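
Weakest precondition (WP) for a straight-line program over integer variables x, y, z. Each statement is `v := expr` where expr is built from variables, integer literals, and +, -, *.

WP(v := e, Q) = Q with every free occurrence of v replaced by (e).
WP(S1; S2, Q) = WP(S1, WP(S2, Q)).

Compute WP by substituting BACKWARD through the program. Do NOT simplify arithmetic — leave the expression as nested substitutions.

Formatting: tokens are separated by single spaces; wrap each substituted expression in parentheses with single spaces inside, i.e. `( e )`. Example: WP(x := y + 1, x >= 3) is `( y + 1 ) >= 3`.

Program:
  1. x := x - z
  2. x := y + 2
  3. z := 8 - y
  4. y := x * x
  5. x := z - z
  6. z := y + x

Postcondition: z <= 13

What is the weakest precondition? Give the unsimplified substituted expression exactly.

Answer: ( ( ( y + 2 ) * ( y + 2 ) ) + ( ( 8 - y ) - ( 8 - y ) ) ) <= 13

Derivation:
post: z <= 13
stmt 6: z := y + x  -- replace 1 occurrence(s) of z with (y + x)
  => ( y + x ) <= 13
stmt 5: x := z - z  -- replace 1 occurrence(s) of x with (z - z)
  => ( y + ( z - z ) ) <= 13
stmt 4: y := x * x  -- replace 1 occurrence(s) of y with (x * x)
  => ( ( x * x ) + ( z - z ) ) <= 13
stmt 3: z := 8 - y  -- replace 2 occurrence(s) of z with (8 - y)
  => ( ( x * x ) + ( ( 8 - y ) - ( 8 - y ) ) ) <= 13
stmt 2: x := y + 2  -- replace 2 occurrence(s) of x with (y + 2)
  => ( ( ( y + 2 ) * ( y + 2 ) ) + ( ( 8 - y ) - ( 8 - y ) ) ) <= 13
stmt 1: x := x - z  -- replace 0 occurrence(s) of x with (x - z)
  => ( ( ( y + 2 ) * ( y + 2 ) ) + ( ( 8 - y ) - ( 8 - y ) ) ) <= 13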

========================================================================

▸ **PROBLEM**:
Give an exact copy of the lines above from the line with "WP(S1; S2, Q) = WP(S1, WP(S2, Q))." up to and including the line with "Postcondition: z <= 13", and leave everything else out.

▸ **PROBLEM SOLUTION**:
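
WP(S1; S2, Q) = WP(S1, WP(S2, Q)).

Compute WP by substituting BACKWARD through the program. Do NOT simplify arithmetic — leave the expression as nested substitutions.

Formatting: tokens are separated by single spaces; wrap each substituted expression in parentheses with single spaces inside, i.e. `( e )`. Example: WP(x := y + 1, x >= 3) is `( y + 1 ) >= 3`.

Program:
  1. x := x - z
  2. x := y + 2
  3. z := 8 - y
  4. y := x * x
  5. x := z - z
  6. z := y + x

Postcondition: z <= 13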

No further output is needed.